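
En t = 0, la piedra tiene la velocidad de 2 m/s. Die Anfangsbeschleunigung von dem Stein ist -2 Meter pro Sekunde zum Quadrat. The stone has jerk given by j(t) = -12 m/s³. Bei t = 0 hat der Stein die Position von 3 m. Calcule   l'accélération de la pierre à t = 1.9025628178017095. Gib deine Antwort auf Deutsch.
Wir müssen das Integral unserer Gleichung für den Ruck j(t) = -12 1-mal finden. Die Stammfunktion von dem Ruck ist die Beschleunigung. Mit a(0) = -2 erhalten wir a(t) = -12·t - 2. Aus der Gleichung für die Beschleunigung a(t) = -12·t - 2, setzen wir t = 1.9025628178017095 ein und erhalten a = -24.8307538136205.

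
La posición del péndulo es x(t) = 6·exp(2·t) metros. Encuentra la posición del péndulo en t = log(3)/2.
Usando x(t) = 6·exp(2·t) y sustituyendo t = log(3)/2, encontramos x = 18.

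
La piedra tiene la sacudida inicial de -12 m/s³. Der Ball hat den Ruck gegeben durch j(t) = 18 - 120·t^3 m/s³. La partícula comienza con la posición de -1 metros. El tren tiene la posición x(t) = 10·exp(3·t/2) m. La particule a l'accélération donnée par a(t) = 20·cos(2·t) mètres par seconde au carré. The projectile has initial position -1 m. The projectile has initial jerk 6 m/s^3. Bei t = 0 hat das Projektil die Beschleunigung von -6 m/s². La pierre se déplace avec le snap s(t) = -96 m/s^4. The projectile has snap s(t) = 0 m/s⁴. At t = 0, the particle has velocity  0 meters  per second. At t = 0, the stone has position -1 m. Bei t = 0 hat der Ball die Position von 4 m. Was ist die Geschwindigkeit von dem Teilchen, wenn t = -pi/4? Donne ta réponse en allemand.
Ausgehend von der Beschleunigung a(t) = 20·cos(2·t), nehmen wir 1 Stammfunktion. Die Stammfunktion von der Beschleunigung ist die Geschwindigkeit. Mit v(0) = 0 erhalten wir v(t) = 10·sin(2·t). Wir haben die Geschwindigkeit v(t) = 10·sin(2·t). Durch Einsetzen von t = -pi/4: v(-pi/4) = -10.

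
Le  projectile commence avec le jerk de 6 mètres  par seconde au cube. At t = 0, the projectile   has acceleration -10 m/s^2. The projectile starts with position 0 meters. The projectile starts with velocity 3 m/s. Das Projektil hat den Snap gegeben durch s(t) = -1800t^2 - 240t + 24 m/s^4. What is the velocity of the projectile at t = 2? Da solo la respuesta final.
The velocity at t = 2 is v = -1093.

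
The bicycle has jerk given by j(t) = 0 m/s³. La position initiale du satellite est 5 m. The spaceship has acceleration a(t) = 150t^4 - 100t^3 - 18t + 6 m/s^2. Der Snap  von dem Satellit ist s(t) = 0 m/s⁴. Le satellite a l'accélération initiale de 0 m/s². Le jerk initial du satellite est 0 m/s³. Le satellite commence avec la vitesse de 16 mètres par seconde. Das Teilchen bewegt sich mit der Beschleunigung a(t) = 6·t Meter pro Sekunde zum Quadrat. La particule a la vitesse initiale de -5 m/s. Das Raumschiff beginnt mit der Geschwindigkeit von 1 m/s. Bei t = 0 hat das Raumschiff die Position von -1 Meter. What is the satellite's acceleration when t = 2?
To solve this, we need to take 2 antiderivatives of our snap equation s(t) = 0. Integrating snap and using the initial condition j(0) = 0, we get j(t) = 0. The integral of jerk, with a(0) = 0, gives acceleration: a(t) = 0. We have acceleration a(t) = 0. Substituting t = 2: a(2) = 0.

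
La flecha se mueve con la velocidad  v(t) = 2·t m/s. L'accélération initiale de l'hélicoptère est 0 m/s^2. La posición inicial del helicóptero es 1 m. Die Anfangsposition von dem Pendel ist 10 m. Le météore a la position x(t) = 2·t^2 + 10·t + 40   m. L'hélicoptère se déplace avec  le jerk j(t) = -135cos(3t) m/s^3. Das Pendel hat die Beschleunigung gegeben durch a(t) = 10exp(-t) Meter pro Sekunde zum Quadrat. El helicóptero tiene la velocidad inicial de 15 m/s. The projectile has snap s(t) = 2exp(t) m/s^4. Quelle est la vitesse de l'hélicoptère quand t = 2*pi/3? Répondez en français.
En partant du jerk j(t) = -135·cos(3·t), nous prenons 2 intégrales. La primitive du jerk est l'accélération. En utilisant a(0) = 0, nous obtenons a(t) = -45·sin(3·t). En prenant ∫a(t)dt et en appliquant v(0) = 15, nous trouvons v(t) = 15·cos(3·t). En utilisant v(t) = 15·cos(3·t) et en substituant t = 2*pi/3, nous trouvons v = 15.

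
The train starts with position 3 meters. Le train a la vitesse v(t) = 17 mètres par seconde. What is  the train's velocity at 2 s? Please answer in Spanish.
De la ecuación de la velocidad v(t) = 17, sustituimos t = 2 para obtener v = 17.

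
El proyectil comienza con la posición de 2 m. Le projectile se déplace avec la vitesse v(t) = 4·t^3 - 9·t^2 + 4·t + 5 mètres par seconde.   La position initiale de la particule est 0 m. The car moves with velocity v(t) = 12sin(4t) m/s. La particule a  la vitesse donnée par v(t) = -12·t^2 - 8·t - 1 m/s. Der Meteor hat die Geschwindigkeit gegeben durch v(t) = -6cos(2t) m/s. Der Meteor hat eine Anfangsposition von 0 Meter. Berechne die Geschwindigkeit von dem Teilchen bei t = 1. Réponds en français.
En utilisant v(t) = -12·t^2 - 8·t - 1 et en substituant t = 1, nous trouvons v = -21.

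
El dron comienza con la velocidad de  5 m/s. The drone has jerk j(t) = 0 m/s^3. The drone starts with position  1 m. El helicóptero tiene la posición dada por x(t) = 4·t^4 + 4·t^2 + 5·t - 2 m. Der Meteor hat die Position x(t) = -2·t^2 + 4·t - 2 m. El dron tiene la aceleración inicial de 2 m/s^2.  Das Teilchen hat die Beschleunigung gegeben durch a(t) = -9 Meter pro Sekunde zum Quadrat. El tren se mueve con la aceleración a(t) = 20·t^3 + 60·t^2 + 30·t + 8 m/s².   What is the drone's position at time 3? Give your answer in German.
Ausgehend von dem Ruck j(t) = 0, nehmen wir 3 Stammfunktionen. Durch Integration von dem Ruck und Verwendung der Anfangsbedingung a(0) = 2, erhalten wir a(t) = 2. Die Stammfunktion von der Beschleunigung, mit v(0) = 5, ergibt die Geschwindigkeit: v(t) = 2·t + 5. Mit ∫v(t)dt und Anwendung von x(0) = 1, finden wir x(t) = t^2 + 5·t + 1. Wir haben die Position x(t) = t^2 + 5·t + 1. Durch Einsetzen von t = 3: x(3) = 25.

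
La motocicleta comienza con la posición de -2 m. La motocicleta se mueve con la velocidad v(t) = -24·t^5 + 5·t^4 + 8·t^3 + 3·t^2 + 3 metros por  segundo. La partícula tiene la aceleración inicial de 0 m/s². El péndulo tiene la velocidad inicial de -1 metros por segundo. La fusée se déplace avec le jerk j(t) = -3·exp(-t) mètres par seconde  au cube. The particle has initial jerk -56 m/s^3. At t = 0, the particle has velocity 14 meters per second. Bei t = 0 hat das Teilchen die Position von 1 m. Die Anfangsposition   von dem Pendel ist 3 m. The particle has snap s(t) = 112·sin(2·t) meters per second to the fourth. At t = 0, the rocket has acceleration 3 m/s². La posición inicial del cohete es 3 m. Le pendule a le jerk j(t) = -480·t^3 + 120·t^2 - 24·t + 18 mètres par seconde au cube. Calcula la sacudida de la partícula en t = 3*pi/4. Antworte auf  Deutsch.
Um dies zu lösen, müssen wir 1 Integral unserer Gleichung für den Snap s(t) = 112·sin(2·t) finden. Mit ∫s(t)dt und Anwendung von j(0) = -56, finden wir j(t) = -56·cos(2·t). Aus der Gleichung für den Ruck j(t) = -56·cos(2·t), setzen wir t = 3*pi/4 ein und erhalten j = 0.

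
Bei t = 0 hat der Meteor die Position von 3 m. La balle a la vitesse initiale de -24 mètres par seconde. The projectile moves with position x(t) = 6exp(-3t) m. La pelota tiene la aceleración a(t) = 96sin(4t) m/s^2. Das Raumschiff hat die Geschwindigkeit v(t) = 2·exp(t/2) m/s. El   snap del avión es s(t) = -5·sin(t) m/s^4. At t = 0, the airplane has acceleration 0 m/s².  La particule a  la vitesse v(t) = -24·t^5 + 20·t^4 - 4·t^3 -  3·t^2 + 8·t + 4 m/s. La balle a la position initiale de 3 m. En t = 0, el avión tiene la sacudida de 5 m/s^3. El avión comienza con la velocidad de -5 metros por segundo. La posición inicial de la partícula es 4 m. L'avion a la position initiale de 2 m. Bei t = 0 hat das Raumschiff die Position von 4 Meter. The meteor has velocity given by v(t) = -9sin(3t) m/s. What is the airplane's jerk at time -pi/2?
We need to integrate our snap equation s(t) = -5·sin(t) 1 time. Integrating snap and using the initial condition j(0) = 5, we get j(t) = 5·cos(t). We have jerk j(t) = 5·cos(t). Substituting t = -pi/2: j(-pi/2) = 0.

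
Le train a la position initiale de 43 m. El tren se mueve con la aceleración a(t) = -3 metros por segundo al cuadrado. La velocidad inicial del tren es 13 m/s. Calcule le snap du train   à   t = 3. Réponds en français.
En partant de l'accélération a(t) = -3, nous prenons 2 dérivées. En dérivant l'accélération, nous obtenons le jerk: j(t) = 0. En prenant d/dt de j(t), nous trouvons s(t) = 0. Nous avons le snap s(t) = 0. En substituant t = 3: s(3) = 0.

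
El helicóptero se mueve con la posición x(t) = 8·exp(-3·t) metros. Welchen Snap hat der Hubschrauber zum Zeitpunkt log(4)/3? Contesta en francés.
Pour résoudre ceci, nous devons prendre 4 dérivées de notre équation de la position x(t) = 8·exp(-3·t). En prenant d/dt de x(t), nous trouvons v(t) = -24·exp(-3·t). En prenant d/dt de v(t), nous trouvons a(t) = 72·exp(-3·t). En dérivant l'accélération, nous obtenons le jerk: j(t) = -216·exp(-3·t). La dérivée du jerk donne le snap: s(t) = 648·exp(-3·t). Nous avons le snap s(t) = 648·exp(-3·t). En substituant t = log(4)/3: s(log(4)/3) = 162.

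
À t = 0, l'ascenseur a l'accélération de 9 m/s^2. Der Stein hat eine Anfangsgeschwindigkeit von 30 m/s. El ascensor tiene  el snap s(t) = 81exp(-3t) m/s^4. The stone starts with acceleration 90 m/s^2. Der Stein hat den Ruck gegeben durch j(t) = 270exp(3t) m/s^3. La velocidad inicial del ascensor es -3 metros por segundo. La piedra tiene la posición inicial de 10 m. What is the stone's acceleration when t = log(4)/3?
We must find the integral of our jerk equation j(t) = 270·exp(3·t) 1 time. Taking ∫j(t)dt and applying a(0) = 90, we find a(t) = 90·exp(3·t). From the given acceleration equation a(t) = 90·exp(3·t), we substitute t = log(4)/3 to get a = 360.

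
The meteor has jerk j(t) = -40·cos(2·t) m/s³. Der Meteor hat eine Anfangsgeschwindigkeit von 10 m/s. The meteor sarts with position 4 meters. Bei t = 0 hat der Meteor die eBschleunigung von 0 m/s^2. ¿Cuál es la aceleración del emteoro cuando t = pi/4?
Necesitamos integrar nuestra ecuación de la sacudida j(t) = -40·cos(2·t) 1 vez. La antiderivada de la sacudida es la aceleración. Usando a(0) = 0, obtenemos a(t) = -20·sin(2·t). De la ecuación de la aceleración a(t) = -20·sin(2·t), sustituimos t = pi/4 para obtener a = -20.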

§ What to do: Look above for the line that holds "The meteor has jerk", then copy it and each line after it exactly, through the last line of the data.

§ Result of this task:
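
The meteor has jerk j(t) = -40·cos(2·t) m/s³. Der Meteor hat eine Anfangsgeschwindigkeit von 10 m/s. The meteor sarts with position 4 meters. Bei t = 0 hat der Meteor die eBschleunigung von 0 m/s^2. ¿Cuál es la aceleración del emteoro cuando t = pi/4?
Necesitamos integrar nuestra ecuación de la sacudida j(t) = -40·cos(2·t) 1 vez. La antiderivada de la sacudida es la aceleración. Usando a(0) = 0, obtenemos a(t) = -20·sin(2·t). De la ecuación de la aceleración a(t) = -20·sin(2·t), sustituimos t = pi/4 para obtener a = -20.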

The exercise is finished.